====== DATASET RECORDS

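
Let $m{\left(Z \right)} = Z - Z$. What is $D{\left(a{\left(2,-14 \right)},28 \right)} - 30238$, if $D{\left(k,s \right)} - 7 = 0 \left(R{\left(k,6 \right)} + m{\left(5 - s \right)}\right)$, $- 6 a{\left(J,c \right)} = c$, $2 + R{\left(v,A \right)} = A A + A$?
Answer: $-30231$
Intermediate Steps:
$R{\left(v,A \right)} = -2 + A + A^{2}$ ($R{\left(v,A \right)} = -2 + \left(A A + A\right) = -2 + \left(A^{2} + A\right) = -2 + \left(A + A^{2}\right) = -2 + A + A^{2}$)
$a{\left(J,c \right)} = - \frac{c}{6}$
$m{\left(Z \right)} = 0$
$D{\left(k,s \right)} = 7$ ($D{\left(k,s \right)} = 7 + 0 \left(\left(-2 + 6 + 6^{2}\right) + 0\right) = 7 + 0 \left(\left(-2 + 6 + 36\right) + 0\right) = 7 + 0 \left(40 + 0\right) = 7 + 0 \cdot 40 = 7 + 0 = 7$)
$D{\left(a{\left(2,-14 \right)},28 \right)} - 30238 = 7 - 30238 = -30231$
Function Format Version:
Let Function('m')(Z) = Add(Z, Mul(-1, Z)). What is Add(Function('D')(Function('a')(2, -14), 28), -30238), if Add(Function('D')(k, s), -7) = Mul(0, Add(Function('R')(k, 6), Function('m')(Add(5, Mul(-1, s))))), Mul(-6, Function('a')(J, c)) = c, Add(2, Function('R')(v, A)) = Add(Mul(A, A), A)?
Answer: -30231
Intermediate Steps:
Function('R')(v, A) = Add(-2, A, Pow(A, 2)) (Function('R')(v, A) = Add(-2, Add(Mul(A, A), A)) = Add(-2, Add(Pow(A, 2), A)) = Add(-2, Add(A, Pow(A, 2))) = Add(-2, A, Pow(A, 2)))
Function('a')(J, c) = Mul(Rational(-1, 6), c)
Function('m')(Z) = 0
Function('D')(k, s) = 7 (Function('D')(k, s) = Add(7, Mul(0, Add(Add(-2, 6, Pow(6, 2)), 0))) = Add(7, Mul(0, Add(Add(-2, 6, 36), 0))) = Add(7, Mul(0, Add(40, 0))) = Add(7, Mul(0, 40)) = Add(7, 0) = 7)
Add(Function('D')(Function('a')(2, -14), 28), -30238) = Add(7, -30238) = -30231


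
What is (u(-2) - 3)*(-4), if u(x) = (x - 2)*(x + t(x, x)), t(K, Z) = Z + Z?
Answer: -84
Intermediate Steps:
t(K, Z) = 2*Z
u(x) = 3*x*(-2 + x) (u(x) = (x - 2)*(x + 2*x) = (-2 + x)*(3*x) = 3*x*(-2 + x))
(u(-2) - 3)*(-4) = (3*(-2)*(-2 - 2) - 3)*(-4) = (3*(-2)*(-4) - 3)*(-4) = (24 - 3)*(-4) = 21*(-4) = -84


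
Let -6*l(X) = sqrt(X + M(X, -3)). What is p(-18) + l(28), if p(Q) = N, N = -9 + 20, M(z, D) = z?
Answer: 11 - sqrt(14)/3 ≈ 9.7528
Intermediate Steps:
N = 11
p(Q) = 11
l(X) = -sqrt(2)*sqrt(X)/6 (l(X) = -sqrt(X + X)/6 = -sqrt(2)*sqrt(X)/6)
p(-18) + l(28) = 11 - sqrt(2)*sqrt(28)/6 = 11 - sqrt(2)*2*sqrt(7)/6 = 11 - sqrt(14)/3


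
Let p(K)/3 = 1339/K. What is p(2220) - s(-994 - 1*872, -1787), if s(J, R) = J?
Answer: 1382179/740 ≈ 1867.8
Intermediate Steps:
p(K) = 4017/K (p(K) = 3*(1339/K) = 4017/K)
p(2220) - s(-994 - 1*872, -1787) = 4017/2220 - (-994 - 1*872) = 4017*(1/2220) - (-994 - 872) = 1339/740 - 1*(-1866) = 1339/740 + 1866 = 1382179/740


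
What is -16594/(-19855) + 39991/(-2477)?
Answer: -752917967/49180835 ≈ -15.309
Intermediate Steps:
-16594/(-19855) + 39991/(-2477) = -16594*(-1/19855) + 39991*(-1/2477) = 16594/19855 - 39991/2477 = -752917967/49180835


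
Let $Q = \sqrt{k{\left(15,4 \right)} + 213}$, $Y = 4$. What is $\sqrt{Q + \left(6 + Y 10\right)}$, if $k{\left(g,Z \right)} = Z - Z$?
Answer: $\sqrt{46 + \sqrt{213}} \approx 7.7842$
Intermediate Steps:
$k{\left(g,Z \right)} = 0$
$Q = \sqrt{213}$ ($Q = \sqrt{0 + 213} = \sqrt{213} \approx 14.595$)
$\sqrt{Q + \left(6 + Y 10\right)} = \sqrt{\sqrt{213} + \left(6 + 4 \cdot 10\right)} = \sqrt{\sqrt{213} + \left(6 + 40\right)} = \sqrt{\sqrt{213} + 46} = \sqrt{46 + \sqrt{213}}$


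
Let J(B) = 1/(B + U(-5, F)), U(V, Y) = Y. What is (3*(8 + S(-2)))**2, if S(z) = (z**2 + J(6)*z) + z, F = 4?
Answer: 21609/25 ≈ 864.36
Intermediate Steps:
J(B) = 1/(4 + B) (J(B) = 1/(B + 4) = 1/(4 + B))
S(z) = z**2 + 11*z/10 (S(z) = (z**2 + z/(4 + 6)) + z = (z**2 + z/10) + z = z**2 + 11*z/10)
(3*(8 + S(-2)))**2 = (3*(8 + (1/10)*(-2)*(11 + 10*(-2))))**2 = (3*(8 + (1/10)*(-2)*(11 - 20)))**2 = (3*(8 + (1/10)*(-2)*(-9)))**2 = (3*(8 + 9/5))**2 = (3*(49/5))**2 = (147/5)**2 = 21609/25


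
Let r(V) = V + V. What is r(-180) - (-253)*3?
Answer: 399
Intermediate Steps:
r(V) = 2*V
r(-180) - (-253)*3 = 2*(-180) - (-253)*3 = -360 - 1*(-759) = -360 + 759 = 399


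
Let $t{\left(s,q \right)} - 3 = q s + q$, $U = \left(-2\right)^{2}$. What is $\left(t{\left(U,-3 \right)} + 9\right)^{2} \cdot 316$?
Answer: $2844$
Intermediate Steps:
$U = 4$
$t{\left(s,q \right)} = 3 + q + q s$ ($t{\left(s,q \right)} = 3 + \left(q s + q\right) = 3 + \left(q + q s\right) = 3 + q + q s$)
$\left(t{\left(U,-3 \right)} + 9\right)^{2} \cdot 316 = \left(\left(3 - 3 - 12\right) + 9\right)^{2} \cdot 316 = \left(-12 + 9\right)^{2} \cdot 316 = \left(-3\right)^{2} \cdot 316 = 9 \cdot 316 = 2844$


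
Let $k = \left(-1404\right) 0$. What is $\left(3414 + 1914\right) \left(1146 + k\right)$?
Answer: $6105888$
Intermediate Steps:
$k = 0$
$\left(3414 + 1914\right) \left(1146 + k\right) = \left(3414 + 1914\right) \left(1146 + 0\right) = 5328 \cdot 1146 = 6105888$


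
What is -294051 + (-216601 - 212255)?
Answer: -722907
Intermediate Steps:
-294051 + (-216601 - 212255) = -294051 - 428856 = -722907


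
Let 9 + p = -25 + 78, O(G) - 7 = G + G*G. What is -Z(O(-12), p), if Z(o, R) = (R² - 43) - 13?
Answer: -1880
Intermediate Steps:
O(G) = 7 + G + G² (O(G) = 7 + (G + G*G) = 7 + (G + G²) = 7 + G + G²)
p = 44 (p = -9 + (-25 + 78) = -9 + 53 = 44)
Z(o, R) = -56 + R² (Z(o, R) = (-43 + R²) - 13 = -56 + R²)
-Z(O(-12), p) = -(-56 + 44²) = -(-56 + 1936) = -1*1880 = -1880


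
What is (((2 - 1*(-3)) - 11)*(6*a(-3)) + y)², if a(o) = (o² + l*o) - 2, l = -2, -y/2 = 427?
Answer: 1747684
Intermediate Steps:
y = -854 (y = -2*427 = -854)
a(o) = -2 + o² - 2*o (a(o) = (o² - 2*o) - 2 = -2 + o² - 2*o)
(((2 - 1*(-3)) - 11)*(6*a(-3)) + y)² = (((2 - 1*(-3)) - 11)*(6*(-2 + (-3)² - 2*(-3))) - 854)² = (((2 + 3) - 11)*(6*(-2 + 9 + 6)) - 854)² = ((5 - 11)*(6*13) - 854)² = (-6*78 - 854)² = (-468 - 854)² = (-1322)² = 1747684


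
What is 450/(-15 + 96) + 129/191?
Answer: 10711/1719 ≈ 6.2309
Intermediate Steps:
450/(-15 + 96) + 129/191 = 450/81 + 129*(1/191) = 450*(1/81) + 129/191 = 50/9 + 129/191 = 10711/1719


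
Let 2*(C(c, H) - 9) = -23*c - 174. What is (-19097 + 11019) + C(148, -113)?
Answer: -9858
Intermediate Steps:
C(c, H) = -78 - 23*c/2 (C(c, H) = 9 + (-23*c - 174)/2 = 9 + (-174 - 23*c)/2 = 9 + (-87 - 23*c/2) = -78 - 23*c/2)
(-19097 + 11019) + C(148, -113) = (-19097 + 11019) + (-78 - 23/2*148) = -8078 + (-78 - 1702) = -8078 - 1780 = -9858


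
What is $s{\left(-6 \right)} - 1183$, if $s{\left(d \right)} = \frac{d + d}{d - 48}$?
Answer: $- \frac{10645}{9} \approx -1182.8$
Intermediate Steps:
$s{\left(d \right)} = \frac{2 d}{-48 + d}$
$s{\left(-6 \right)} - 1183 = 2 \left(-6\right) \frac{1}{-48 - 6} - 1183 = 2 \left(-6\right) \frac{1}{-54} - 1183 = 2 \left(-6\right) \left(- \frac{1}{54}\right) - 1183 = \frac{2}{9} - 1183 = - \frac{10645}{9}$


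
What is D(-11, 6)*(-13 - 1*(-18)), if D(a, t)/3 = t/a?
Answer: -90/11 ≈ -8.1818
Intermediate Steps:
D(a, t) = 3*t/a (D(a, t) = 3*(t/a) = 3*t/a)
D(-11, 6)*(-13 - 1*(-18)) = (3*6/(-11))*(-13 - 1*(-18)) = (3*6*(-1/11))*(-13 + 18) = -18/11*5 = -90/11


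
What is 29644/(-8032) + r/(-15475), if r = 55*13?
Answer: -23224189/6214760 ≈ -3.7369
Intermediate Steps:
r = 715
29644/(-8032) + r/(-15475) = 29644/(-8032) + 715/(-15475) = 29644*(-1/8032) + 715*(-1/15475) = -7411/2008 - 143/3095 = -23224189/6214760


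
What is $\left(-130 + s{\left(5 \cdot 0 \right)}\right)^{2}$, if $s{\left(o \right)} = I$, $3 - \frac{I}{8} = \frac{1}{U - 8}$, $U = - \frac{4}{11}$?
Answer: $\frac{5837056}{529} \approx 11034.0$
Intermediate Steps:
$U = - \frac{4}{11}$ ($U = \left(-4\right) \frac{1}{11} = - \frac{4}{11} \approx -0.36364$)
$I = \frac{574}{23}$ ($I = 24 - \frac{8}{- \frac{4}{11} - 8} = 24 - \frac{8}{- \frac{92}{11}} = 24 - - \frac{22}{23} = 24 + \frac{22}{23} = \frac{574}{23} \approx 24.957$)
$s{\left(o \right)} = \frac{574}{23}$
$\left(-130 + s{\left(5 \cdot 0 \right)}\right)^{2} = \left(-130 + \frac{574}{23}\right)^{2} = \left(- \frac{2416}{23}\right)^{2} = \frac{5837056}{529}$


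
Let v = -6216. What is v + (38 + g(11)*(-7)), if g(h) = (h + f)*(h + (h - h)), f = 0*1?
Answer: -7025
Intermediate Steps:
f = 0
g(h) = h**2 (g(h) = (h + 0)*(h + (h - h)) = h*(h + 0) = h*h = h**2)
v + (38 + g(11)*(-7)) = -6216 + (38 + 11**2*(-7)) = -6216 + (38 + 121*(-7)) = -6216 + (38 - 847) = -6216 - 809 = -7025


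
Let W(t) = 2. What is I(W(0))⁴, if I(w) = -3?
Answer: 81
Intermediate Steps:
I(W(0))⁴ = (-3)⁴ = 81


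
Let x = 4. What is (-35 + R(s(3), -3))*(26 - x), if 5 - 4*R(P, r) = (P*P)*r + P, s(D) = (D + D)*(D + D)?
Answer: 40887/2 ≈ 20444.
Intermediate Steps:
s(D) = 4*D² (s(D) = (2*D)*(2*D) = 4*D²)
R(P, r) = 5/4 - P/4 - r*P²/4 (R(P, r) = 5/4 - ((P*P)*r + P)/4 = 5/4 - (P²*r + P)/4 = 5/4 - (r*P² + P)/4 = 5/4 - (P + r*P²)/4 = 5/4 + (-P/4 - r*P²/4) = 5/4 - P/4 - r*P²/4)
(-35 + R(s(3), -3))*(26 - x) = (-35 + (5/4 - 3² - ¼*(-3)*(4*3²)²))*(26 - 1*4) = (-35 + (5/4 - 9 - ¼*(-3)*(4*9)²))*(26 - 4) = (-35 + (5/4 - ¼*36 - ¼*(-3)*36²))*22 = (-35 + (5/4 - 9 - ¼*(-3)*1296))*22 = (-35 + (5/4 - 9 + 972))*22 = (-35 + 3857/4)*22 = (3717/4)*22 = 40887/2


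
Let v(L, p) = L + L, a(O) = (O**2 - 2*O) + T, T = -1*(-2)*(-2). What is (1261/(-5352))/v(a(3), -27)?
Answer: 1261/10704 ≈ 0.11781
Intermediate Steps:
T = -4 (T = 2*(-2) = -4)
a(O) = -4 + O**2 - 2*O (a(O) = (O**2 - 2*O) - 4 = -4 + O**2 - 2*O)
v(L, p) = 2*L
(1261/(-5352))/v(a(3), -27) = (1261/(-5352))/((2*(-4 + 3**2 - 2*3))) = (1261*(-1/5352))/((2*(-4 + 9 - 6))) = -1261/(5352*(2*(-1))) = -1261/5352/(-2) = -1261/5352*(-1/2) = 1261/10704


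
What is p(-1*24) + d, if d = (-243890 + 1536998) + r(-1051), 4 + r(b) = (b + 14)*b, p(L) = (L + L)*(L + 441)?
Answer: 2362975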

============

_PROBLEM_. Once the line with "Let W(t) = 2. What is I(W(0))⁴, if I(w) = -3?" is found in the records above, print exactly that line and every line after it through the line with "Answer: 40887/2 ≈ 20444.".

_EXERCISE OUTPUT_.
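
Let W(t) = 2. What is I(W(0))⁴, if I(w) = -3?
Answer: 81
Intermediate Steps:
I(W(0))⁴ = (-3)⁴ = 81


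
Let x = 4. What is (-35 + R(s(3), -3))*(26 - x), if 5 - 4*R(P, r) = (P*P)*r + P, s(D) = (D + D)*(D + D)?
Answer: 40887/2 ≈ 20444.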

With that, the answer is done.